Look in the data below for the line that contains "1650 | 371 |". Copy that line and the remaining lines exactly.

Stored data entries
════════════════
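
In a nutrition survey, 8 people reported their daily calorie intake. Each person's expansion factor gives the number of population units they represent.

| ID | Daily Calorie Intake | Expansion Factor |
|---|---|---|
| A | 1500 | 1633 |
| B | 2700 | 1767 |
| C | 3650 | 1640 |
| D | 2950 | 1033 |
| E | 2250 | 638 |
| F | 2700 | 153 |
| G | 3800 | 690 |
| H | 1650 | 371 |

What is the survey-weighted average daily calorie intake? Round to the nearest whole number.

Weighted sum = 1500×1633 + 2700×1767 + 3650×1640 + 2950×1033 + 2250×638 + 2700×153 + 3800×690 + 1650×371
  = 2449500 + 4770900 + 5986000 + 3047350 + 1435500 + 413100 + 2622000 + 612150 = 21336500
Sum of weights = 1633 + 1767 + 1640 + 1033 + 638 + 153 + 690 + 371 = 7925
Weighted mean = 21336500 / 7925 = 2692.3028

2692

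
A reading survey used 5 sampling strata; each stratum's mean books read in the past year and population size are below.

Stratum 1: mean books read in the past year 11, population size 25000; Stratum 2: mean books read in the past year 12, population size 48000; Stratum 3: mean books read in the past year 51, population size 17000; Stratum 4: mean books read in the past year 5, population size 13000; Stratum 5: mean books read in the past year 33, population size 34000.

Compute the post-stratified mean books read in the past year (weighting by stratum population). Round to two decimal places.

Σ Nₕ·x̄ₕ = 11×25000 + 12×48000 + 51×17000 + 5×13000 + 33×34000
  = 275000 + 576000 + 867000 + 65000 + 1122000 = 2905000
Σ Nₕ = 25000 + 48000 + 17000 + 13000 + 34000 = 137000
Overall mean = 2905000 / 137000 = 21.20438

21.20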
════════════════
## Solution to this exercise
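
| H | 1650 | 371 |

What is the survey-weighted average daily calorie intake? Round to the nearest whole number.

Weighted sum = 1500×1633 + 2700×1767 + 3650×1640 + 2950×1033 + 2250×638 + 2700×153 + 3800×690 + 1650×371
  = 2449500 + 4770900 + 5986000 + 3047350 + 1435500 + 413100 + 2622000 + 612150 = 21336500
Sum of weights = 1633 + 1767 + 1640 + 1033 + 638 + 153 + 690 + 371 = 7925
Weighted mean = 21336500 / 7925 = 2692.3028

2692

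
A reading survey used 5 sampling strata; each stratum's mean books read in the past year and population size are below.

Stratum 1: mean books read in the past year 11, population size 25000; Stratum 2: mean books read in the past year 12, population size 48000; Stratum 3: mean books read in the past year 51, population size 17000; Stratum 4: mean books read in the past year 5, population size 13000; Stratum 5: mean books read in the past year 33, population size 34000.

Compute the post-stratified mean books read in the past year (weighting by stratum population). Round to two decimal places.

Σ Nₕ·x̄ₕ = 11×25000 + 12×48000 + 51×17000 + 5×13000 + 33×34000
  = 275000 + 576000 + 867000 + 65000 + 1122000 = 2905000
Σ Nₕ = 25000 + 48000 + 17000 + 13000 + 34000 = 137000
Overall mean = 2905000 / 137000 = 21.20438

21.20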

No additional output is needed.